Exercise instructions -
Restate each entry below word for word, without skipping any.

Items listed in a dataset
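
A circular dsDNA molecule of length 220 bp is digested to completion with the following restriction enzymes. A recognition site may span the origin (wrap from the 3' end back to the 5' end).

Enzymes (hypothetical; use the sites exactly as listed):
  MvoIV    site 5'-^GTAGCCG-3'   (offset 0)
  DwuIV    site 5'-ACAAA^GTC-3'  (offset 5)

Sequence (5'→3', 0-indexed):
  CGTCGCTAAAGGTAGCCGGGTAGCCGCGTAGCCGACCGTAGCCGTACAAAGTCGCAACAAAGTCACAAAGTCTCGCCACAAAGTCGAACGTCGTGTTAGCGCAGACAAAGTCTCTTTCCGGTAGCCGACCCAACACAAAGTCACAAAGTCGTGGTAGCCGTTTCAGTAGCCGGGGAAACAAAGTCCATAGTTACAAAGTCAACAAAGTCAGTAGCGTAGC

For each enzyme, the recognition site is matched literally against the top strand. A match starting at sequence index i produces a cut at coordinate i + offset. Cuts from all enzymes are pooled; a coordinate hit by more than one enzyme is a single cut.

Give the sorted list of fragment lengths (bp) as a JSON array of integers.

Per-enzyme occurrences:
  MvoIV GTAGCCG/0: at [11, 19, 27, 37, 120, 153, 165, 215] ⇒ [11, 19, 27, 37, 120, 153, 165, 215]
  DwuIV ACAAAGTC/5: at [45, 56, 64, 77, 104, 134, 142, 177, 192, 201] ⇒ [50, 61, 69, 82, 109, 139, 147, 182, 197, 206]

All cut coordinates (distinct, sorted): [11, 19, 27, 37, 50, 61, 69, 82, 109, 120, 139, 147, 153, 165, 182, 197, 206, 215]

Fragment lengths:
  11→19: 8 bp
  19→27: 8 bp
  27→37: 10 bp
  37→50: 13 bp
  50→61: 11 bp
  61→69: 8 bp
  69→82: 13 bp
  82→109: 27 bp
  109→120: 11 bp
  120→139: 19 bp
  139→147: 8 bp
  147→153: 6 bp
  153→165: 12 bp
  165→182: 17 bp
  182→197: 15 bp
  197→206: 9 bp
  206→215: 9 bp
  215→11 (wrap): 220-215+11 = 16 bp

[6,8,8,8,8,9,9,10,11,11,12,13,13,15,16,17,19,27]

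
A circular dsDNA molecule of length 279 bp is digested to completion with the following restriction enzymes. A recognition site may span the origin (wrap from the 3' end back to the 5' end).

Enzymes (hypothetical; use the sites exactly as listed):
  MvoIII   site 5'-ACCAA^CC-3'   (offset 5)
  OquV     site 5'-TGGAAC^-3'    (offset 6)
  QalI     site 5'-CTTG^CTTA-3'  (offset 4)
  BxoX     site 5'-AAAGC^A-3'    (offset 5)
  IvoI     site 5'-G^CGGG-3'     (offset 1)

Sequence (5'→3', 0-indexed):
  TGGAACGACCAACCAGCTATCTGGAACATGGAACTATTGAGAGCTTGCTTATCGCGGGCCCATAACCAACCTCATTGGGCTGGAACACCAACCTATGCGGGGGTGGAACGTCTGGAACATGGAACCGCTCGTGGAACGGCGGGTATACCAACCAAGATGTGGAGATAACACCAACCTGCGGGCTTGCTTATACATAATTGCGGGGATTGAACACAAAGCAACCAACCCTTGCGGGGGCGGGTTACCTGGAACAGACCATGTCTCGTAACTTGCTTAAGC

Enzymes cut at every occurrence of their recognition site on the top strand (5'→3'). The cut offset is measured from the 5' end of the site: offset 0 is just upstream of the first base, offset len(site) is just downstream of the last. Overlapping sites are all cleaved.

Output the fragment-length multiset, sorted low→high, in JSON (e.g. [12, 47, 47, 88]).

Per-enzyme occurrences:
  MvoIII ACCAACC/5: at [7, 64, 86, 146, 169, 220] ⇒ [12, 69, 91, 151, 174, 225]
  OquV TGGAAC/6: at [0, 21, 28, 80, 103, 112, 119, 131, 246] ⇒ [6, 27, 34, 86, 109, 118, 125, 137, 252]
  QalI CTTGCTTA/4: at [43, 182, 268] ⇒ [47, 186, 272]
  BxoX AAAGCA/5: at [214] ⇒ [219]
  IvoI GCGGG/1: at [53, 96, 138, 177, 199, 230, 236] ⇒ [54, 97, 139, 178, 200, 231, 237]

Pooled cuts: [6, 12, 27, 34, 47, 54, 69, 86, 91, 97, 109, 118, 125, 137, 139, 151, 174, 178, 186, 200, 219, 225, 231, 237, 252, 272]

Fragments:
  6→12: 6 bp
  12→27: 15 bp
  27→34: 7 bp
  34→47: 13 bp
  47→54: 7 bp
  54→69: 15 bp
  69→86: 17 bp
  86→91: 5 bp
  91→97: 6 bp
  97→109: 12 bp
  109→118: 9 bp
  118→125: 7 bp
  125→137: 12 bp
  137→139: 2 bp
  139→151: 12 bp
  151→174: 23 bp
  174→178: 4 bp
  178→186: 8 bp
  186→200: 14 bp
  200→219: 19 bp
  219→225: 6 bp
  225→231: 6 bp
  231→237: 6 bp
  237→252: 15 bp
  252→272: 20 bp
  272→6 (wrap): 279-272+6 = 13 bp

[2,4,5,6,6,6,6,6,7,7,7,8,9,12,12,12,13,13,14,15,15,15,17,19,20,23]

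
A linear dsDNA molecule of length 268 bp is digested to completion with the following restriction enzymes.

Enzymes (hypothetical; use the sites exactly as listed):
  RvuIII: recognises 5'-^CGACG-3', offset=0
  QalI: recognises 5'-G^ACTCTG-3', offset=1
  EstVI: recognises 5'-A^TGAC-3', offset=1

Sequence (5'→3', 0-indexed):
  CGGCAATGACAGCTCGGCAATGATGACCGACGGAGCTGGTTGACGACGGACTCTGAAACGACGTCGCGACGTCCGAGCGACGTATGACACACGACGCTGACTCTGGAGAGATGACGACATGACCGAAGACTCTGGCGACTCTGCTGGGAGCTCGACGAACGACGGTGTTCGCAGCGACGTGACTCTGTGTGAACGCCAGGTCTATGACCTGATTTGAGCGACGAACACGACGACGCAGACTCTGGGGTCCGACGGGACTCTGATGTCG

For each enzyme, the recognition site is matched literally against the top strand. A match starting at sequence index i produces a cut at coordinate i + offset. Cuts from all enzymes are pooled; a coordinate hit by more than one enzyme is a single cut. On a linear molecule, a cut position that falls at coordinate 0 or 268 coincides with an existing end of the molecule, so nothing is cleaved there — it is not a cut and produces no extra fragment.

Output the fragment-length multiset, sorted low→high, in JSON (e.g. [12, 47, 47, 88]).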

Your response -
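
A circular dsDNA molecule of length 220 bp is digested to completion with the following restriction enzymes. A recognition site may span the origin (wrap from the 3' end back to the 5' end).

Enzymes (hypothetical; use the sites exactly as listed):
  MvoIV    site 5'-^GTAGCCG-3'   (offset 0)
  DwuIV    site 5'-ACAAA^GTC-3'  (offset 5)

Sequence (5'→3', 0-indexed):
  CGTCGCTAAAGGTAGCCGGGTAGCCGCGTAGCCGACCGTAGCCGTACAAAGTCGCAACAAAGTCACAAAGTCTCGCCACAAAGTCGAACGTCGTGTTAGCGCAGACAAAGTCTCTTTCCGGTAGCCGACCCAACACAAAGTCACAAAGTCGTGGTAGCCGTTTCAGTAGCCGGGGAAACAAAGTCCATAGTTACAAAGTCAACAAAGTCAGTAGCGTAGC

For each enzyme, the recognition site is matched literally against the top strand. A match starting at sequence index i produces a cut at coordinate i + offset. Cuts from all enzymes are pooled; a coordinate hit by more than one enzyme is a single cut.

Give the sorted list of fragment lengths (bp) as a JSON array of integers.

Per-enzyme occurrences:
  MvoIV GTAGCCG/0: at [11, 19, 27, 37, 120, 153, 165, 215] ⇒ [11, 19, 27, 37, 120, 153, 165, 215]
  DwuIV ACAAAGTC/5: at [45, 56, 64, 77, 104, 134, 142, 177, 192, 201] ⇒ [50, 61, 69, 82, 109, 139, 147, 182, 197, 206]

All cut coordinates (distinct, sorted): [11, 19, 27, 37, 50, 61, 69, 82, 109, 120, 139, 147, 153, 165, 182, 197, 206, 215]

Fragment lengths:
  11→19: 8 bp
  19→27: 8 bp
  27→37: 10 bp
  37→50: 13 bp
  50→61: 11 bp
  61→69: 8 bp
  69→82: 13 bp
  82→109: 27 bp
  109→120: 11 bp
  120→139: 19 bp
  139→147: 8 bp
  147→153: 6 bp
  153→165: 12 bp
  165→182: 17 bp
  182→197: 15 bp
  197→206: 9 bp
  206→215: 9 bp
  215→11 (wrap): 220-215+11 = 16 bp

[6,8,8,8,8,9,9,10,11,11,12,13,13,15,16,17,19,27]

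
A circular dsDNA molecule of length 279 bp is digested to completion with the following restriction enzymes. A recognition site may span the origin (wrap from the 3' end back to the 5' end).

Enzymes (hypothetical; use the sites exactly as listed):
  MvoIII   site 5'-ACCAA^CC-3'   (offset 5)
  OquV     site 5'-TGGAAC^-3'    (offset 6)
  QalI     site 5'-CTTG^CTTA-3'  (offset 4)
  BxoX     site 5'-AAAGC^A-3'    (offset 5)
  IvoI     site 5'-G^CGGG-3'     (offset 1)

Sequence (5'→3', 0-indexed):
  TGGAACGACCAACCAGCTATCTGGAACATGGAACTATTGAGAGCTTGCTTATCGCGGGCCCATAACCAACCTCATTGGGCTGGAACACCAACCTATGCGGGGGTGGAACGTCTGGAACATGGAACCGCTCGTGGAACGGCGGGTATACCAACCAAGATGTGGAGATAACACCAACCTGCGGGCTTGCTTATACATAATTGCGGGGATTGAACACAAAGCAACCAACCCTTGCGGGGGCGGGTTACCTGGAACAGACCATGTCTCGTAACTTGCTTAAGC

Enzymes cut at every occurrence of their recognition site on the top strand (5'→3'). The cut offset is measured from the 5' end of the site: offset 0 is just upstream of the first base, offset len(site) is just downstream of the last. Overlapping sites are all cleaved.

Output the fragment-length multiset, sorted low→high, in JSON (e.g. [12, 47, 47, 88]).

Per-enzyme occurrences:
  MvoIII ACCAACC/5: at [7, 64, 86, 146, 169, 220] ⇒ [12, 69, 91, 151, 174, 225]
  OquV TGGAAC/6: at [0, 21, 28, 80, 103, 112, 119, 131, 246] ⇒ [6, 27, 34, 86, 109, 118, 125, 137, 252]
  QalI CTTGCTTA/4: at [43, 182, 268] ⇒ [47, 186, 272]
  BxoX AAAGCA/5: at [214] ⇒ [219]
  IvoI GCGGG/1: at [53, 96, 138, 177, 199, 230, 236] ⇒ [54, 97, 139, 178, 200, 231, 237]

Pooled cuts: [6, 12, 27, 34, 47, 54, 69, 86, 91, 97, 109, 118, 125, 137, 139, 151, 174, 178, 186, 200, 219, 225, 231, 237, 252, 272]

Fragments:
  6→12: 6 bp
  12→27: 15 bp
  27→34: 7 bp
  34→47: 13 bp
  47→54: 7 bp
  54→69: 15 bp
  69→86: 17 bp
  86→91: 5 bp
  91→97: 6 bp
  97→109: 12 bp
  109→118: 9 bp
  118→125: 7 bp
  125→137: 12 bp
  137→139: 2 bp
  139→151: 12 bp
  151→174: 23 bp
  174→178: 4 bp
  178→186: 8 bp
  186→200: 14 bp
  200→219: 19 bp
  219→225: 6 bp
  225→231: 6 bp
  231→237: 6 bp
  237→252: 15 bp
  252→272: 20 bp
  272→6 (wrap): 279-272+6 = 13 bp

[2,4,5,6,6,6,6,6,7,7,7,8,9,12,12,12,13,13,14,15,15,15,17,19,20,23]

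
A linear dsDNA molecule of length 268 bp is digested to completion with the following restriction enzymes.

Enzymes (hypothetical; use the sites exactly as listed):
  RvuIII: recognises 5'-^CGACG-3', offset=0
  QalI: recognises 5'-G^ACTCTG-3', offset=1
  EstVI: recognises 5'-A^TGAC-3', offset=1

Sequence (5'→3', 0-indexed):
  CGGCAATGACAGCTCGGCAATGATGACCGACGGAGCTGGTTGACGACGGACTCTGAAACGACGTCGCGACGTCCGAGCGACGTATGACACACGACGCTGACTCTGGAGAGATGACGACATGACCGAAGACTCTGGCGACTCTGCTGGGAGCTCGACGAACGACGGTGTTCGCAGCGACGTGACTCTGTGTGAACGCCAGGTCTATGACCTGATTTGAGCGACGAACACGACGACGCAGACTCTGGGGTCCGACGGGACTCTGATGTCG

For each enzyme, the recognition site is matched literally against the top strand. A match starting at sequence index i produces a cut at coordinate i + offset. Cuts from all enzymes are pooled; a coordinate hit by more than one enzyme is a single cut. On a linear molecule, a cut position that falls at coordinate 0 or 268 coincides with an existing end of the molecule, so nothing is cleaved there — it is not a cut and produces no extra fragment.

Output the fragment-length multiset, sorted low→high, in JSON (e.g. [12, 47, 47, 88]).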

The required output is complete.